- _What is being asked_: Write out exactly the lines below that run from the one containing "1. -x + 3y = -4" through the one containing "3. x is divisible by 5", both included, with no other lines.

- _Given data_:
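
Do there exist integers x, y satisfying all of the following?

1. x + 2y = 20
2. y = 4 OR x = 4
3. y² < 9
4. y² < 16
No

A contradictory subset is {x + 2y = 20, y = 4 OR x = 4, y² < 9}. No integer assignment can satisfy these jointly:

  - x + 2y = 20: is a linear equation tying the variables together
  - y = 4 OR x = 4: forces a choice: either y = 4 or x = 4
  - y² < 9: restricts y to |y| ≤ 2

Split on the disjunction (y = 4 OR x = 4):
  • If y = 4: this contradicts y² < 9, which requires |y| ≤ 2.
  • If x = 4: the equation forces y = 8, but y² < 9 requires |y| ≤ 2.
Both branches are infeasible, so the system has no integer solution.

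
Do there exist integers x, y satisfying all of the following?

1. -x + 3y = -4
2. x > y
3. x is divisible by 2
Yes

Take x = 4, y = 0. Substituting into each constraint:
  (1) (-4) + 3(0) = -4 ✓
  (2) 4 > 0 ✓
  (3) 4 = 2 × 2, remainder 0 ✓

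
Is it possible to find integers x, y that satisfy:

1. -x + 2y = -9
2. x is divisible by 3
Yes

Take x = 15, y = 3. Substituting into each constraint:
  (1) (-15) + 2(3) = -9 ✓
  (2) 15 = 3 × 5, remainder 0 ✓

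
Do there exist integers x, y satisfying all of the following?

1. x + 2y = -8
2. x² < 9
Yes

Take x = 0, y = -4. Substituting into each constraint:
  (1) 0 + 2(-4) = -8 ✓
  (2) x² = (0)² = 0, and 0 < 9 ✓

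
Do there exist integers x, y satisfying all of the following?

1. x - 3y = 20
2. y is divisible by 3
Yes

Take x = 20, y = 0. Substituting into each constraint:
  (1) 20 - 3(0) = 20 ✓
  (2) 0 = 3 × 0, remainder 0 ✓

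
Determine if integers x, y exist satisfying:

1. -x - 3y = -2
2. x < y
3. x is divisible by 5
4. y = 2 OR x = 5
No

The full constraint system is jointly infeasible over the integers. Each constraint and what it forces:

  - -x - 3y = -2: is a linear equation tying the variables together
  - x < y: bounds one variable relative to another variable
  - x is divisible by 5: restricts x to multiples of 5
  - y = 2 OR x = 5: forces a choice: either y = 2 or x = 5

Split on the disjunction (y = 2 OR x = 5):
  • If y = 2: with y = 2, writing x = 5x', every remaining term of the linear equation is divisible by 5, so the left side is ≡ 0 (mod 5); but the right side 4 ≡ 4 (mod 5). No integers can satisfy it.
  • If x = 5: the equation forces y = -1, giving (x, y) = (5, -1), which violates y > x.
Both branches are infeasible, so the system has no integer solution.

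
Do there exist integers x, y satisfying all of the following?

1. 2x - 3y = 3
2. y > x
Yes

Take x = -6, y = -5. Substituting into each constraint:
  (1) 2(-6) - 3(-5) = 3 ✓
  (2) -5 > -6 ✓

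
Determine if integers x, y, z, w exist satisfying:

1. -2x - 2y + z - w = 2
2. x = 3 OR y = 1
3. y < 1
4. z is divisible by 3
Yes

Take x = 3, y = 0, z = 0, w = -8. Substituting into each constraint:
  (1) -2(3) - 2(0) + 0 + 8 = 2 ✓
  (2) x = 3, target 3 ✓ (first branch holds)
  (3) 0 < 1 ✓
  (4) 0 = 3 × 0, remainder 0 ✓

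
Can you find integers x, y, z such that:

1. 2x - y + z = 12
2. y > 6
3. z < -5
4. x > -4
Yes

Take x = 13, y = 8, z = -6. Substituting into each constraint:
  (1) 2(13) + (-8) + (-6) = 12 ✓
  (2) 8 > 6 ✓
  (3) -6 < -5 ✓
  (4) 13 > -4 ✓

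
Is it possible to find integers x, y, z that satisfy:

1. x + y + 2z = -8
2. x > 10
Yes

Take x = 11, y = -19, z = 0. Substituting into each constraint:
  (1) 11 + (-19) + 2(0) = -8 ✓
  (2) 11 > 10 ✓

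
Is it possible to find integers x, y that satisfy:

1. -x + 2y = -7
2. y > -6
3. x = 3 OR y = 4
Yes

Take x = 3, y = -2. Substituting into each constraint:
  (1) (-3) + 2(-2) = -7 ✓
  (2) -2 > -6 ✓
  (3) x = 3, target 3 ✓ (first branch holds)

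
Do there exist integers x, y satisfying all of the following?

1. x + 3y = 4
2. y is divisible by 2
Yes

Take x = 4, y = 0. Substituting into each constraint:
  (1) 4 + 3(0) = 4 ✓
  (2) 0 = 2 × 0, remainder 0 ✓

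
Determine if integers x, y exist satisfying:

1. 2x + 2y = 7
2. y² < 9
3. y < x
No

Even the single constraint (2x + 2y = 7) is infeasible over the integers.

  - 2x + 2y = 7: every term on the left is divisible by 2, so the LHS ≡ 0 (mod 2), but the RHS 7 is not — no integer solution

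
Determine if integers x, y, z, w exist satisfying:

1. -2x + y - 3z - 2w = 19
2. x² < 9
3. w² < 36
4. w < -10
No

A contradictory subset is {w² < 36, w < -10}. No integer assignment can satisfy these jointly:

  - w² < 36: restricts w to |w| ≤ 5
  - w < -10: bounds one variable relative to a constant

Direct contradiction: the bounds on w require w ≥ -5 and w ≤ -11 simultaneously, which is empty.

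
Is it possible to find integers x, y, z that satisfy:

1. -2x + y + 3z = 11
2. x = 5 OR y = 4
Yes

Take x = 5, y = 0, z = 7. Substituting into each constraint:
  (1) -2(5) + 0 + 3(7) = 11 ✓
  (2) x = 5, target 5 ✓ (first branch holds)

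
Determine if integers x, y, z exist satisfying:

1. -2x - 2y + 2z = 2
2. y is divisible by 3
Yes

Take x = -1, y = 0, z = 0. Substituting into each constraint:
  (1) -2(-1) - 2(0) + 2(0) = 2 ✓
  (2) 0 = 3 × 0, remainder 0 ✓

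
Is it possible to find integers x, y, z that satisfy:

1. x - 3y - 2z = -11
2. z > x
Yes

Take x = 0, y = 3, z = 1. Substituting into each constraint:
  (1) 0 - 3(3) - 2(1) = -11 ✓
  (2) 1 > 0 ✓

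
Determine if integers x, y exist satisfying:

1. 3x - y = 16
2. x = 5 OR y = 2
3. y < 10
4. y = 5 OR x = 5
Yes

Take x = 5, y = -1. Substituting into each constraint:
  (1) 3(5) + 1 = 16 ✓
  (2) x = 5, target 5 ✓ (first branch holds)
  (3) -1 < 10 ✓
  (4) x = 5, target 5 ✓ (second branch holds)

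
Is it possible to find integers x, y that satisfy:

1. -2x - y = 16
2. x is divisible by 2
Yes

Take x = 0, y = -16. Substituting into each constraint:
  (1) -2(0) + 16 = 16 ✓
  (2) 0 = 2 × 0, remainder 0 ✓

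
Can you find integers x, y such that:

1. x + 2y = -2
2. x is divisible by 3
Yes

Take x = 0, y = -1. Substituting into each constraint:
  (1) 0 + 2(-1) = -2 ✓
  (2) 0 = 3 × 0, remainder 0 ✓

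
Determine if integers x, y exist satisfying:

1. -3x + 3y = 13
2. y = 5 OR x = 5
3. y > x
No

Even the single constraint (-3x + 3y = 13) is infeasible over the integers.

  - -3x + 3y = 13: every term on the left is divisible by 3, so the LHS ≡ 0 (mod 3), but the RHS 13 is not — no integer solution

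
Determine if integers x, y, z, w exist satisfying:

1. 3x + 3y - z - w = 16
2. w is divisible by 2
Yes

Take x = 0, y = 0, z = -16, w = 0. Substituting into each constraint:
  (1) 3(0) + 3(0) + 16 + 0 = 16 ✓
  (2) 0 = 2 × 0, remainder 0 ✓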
* * *
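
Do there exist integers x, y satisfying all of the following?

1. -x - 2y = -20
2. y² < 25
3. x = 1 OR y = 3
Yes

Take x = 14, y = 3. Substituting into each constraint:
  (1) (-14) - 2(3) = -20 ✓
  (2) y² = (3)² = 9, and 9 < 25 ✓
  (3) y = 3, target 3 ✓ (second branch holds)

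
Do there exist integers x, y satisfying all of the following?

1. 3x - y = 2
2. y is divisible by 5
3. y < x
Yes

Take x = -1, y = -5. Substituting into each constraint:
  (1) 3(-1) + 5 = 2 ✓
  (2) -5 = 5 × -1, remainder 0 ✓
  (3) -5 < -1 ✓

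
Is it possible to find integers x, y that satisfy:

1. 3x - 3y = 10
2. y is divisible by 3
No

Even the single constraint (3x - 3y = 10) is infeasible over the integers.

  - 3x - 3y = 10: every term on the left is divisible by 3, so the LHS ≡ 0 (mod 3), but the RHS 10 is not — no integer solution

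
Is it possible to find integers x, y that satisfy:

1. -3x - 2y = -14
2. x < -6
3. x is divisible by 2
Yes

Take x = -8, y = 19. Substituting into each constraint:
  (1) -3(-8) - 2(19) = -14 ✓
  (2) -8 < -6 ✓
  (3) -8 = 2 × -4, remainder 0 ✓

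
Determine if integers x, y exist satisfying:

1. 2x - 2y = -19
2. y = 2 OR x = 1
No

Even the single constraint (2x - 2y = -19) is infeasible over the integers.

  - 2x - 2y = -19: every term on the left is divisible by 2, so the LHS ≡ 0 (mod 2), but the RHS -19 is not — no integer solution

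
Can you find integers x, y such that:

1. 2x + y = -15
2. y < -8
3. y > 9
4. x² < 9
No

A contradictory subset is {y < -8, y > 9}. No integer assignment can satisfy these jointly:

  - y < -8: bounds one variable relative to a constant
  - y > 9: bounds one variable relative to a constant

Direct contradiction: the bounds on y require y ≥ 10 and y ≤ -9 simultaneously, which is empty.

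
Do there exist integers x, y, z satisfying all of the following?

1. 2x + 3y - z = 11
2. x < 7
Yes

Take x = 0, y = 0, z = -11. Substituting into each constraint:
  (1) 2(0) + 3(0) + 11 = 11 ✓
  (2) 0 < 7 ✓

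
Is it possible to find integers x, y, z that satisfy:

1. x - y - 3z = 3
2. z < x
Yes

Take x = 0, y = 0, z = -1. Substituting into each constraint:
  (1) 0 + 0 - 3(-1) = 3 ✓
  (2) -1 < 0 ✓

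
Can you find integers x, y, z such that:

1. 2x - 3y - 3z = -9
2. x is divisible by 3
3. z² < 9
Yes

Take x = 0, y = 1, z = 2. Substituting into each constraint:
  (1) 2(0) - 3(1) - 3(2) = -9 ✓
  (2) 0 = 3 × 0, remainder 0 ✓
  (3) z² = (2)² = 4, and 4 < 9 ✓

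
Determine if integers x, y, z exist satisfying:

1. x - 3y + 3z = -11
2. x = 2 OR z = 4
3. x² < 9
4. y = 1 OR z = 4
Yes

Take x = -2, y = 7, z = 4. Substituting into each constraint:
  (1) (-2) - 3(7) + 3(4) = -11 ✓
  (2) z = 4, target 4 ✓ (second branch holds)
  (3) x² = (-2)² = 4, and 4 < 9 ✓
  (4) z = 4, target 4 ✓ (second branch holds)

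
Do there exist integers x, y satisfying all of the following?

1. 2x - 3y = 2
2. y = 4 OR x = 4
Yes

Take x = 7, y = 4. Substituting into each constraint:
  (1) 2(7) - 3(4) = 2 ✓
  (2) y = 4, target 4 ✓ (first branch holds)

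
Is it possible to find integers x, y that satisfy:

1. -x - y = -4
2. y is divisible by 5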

- _Result below_:
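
1. -x + 3y = -4
2. x > y
3. x is divisible by 2
Yes

Take x = 4, y = 0. Substituting into each constraint:
  (1) (-4) + 3(0) = -4 ✓
  (2) 4 > 0 ✓
  (3) 4 = 2 × 2, remainder 0 ✓

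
Is it possible to find integers x, y that satisfy:

1. -x + 2y = -9
2. x is divisible by 3
Yes

Take x = 15, y = 3. Substituting into each constraint:
  (1) (-15) + 2(3) = -9 ✓
  (2) 15 = 3 × 5, remainder 0 ✓

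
Do there exist integers x, y satisfying all of the following?

1. x + 2y = -8
2. x² < 9
Yes

Take x = 0, y = -4. Substituting into each constraint:
  (1) 0 + 2(-4) = -8 ✓
  (2) x² = (0)² = 0, and 0 < 9 ✓

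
Do there exist integers x, y satisfying all of the following?

1. x - 3y = 20
2. y is divisible by 3
Yes

Take x = 20, y = 0. Substituting into each constraint:
  (1) 20 - 3(0) = 20 ✓
  (2) 0 = 3 × 0, remainder 0 ✓

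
Determine if integers x, y exist satisfying:

1. -x - 3y = -2
2. x < y
3. x is divisible by 5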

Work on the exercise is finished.